* **Directions for this task**
From the entries provided below, copy each line that contains the word "Initially".
*** Block opens ***
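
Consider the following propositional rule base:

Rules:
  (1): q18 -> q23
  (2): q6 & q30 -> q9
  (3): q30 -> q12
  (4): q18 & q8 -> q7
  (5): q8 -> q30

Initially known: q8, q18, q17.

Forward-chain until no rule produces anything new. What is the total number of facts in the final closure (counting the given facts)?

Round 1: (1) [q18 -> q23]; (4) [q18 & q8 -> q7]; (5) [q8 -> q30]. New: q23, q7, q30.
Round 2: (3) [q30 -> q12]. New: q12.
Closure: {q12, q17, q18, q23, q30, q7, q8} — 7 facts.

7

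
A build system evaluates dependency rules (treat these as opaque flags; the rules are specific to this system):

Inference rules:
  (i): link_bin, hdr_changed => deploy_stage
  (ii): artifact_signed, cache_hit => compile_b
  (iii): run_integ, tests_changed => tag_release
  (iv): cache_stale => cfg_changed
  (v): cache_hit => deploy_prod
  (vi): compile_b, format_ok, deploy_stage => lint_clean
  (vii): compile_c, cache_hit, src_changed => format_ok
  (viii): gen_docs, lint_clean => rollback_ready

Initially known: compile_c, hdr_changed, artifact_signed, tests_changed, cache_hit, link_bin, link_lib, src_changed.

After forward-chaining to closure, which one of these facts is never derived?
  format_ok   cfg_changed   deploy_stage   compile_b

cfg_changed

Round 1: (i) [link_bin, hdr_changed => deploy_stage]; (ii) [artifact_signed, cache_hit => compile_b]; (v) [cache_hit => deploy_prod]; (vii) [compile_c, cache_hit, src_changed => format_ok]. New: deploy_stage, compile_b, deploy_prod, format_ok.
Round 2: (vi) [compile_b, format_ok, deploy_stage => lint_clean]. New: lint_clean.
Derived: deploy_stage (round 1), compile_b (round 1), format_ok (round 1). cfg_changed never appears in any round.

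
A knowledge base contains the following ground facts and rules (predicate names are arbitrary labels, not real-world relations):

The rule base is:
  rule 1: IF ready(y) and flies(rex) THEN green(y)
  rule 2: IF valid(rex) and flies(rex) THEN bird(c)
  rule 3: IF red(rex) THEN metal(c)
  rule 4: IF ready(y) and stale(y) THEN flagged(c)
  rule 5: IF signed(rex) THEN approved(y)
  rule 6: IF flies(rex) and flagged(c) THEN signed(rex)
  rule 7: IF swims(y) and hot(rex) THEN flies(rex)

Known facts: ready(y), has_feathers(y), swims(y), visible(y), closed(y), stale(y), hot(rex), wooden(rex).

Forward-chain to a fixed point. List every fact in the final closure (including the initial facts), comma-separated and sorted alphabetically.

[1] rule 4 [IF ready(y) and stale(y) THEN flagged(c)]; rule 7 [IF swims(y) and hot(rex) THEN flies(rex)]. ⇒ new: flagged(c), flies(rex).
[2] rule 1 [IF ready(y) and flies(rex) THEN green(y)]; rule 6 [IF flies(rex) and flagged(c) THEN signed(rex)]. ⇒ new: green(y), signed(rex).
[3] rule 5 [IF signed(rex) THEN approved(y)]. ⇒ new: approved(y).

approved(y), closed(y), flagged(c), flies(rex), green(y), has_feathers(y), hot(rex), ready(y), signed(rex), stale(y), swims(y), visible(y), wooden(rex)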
*** Block closes ***
* **Output of the exercise**
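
Initially known: q8, q18, q17.
Initially known: compile_c, hdr_changed, artifact_signed, tests_changed, cache_hit, link_bin, link_lib, src_changed.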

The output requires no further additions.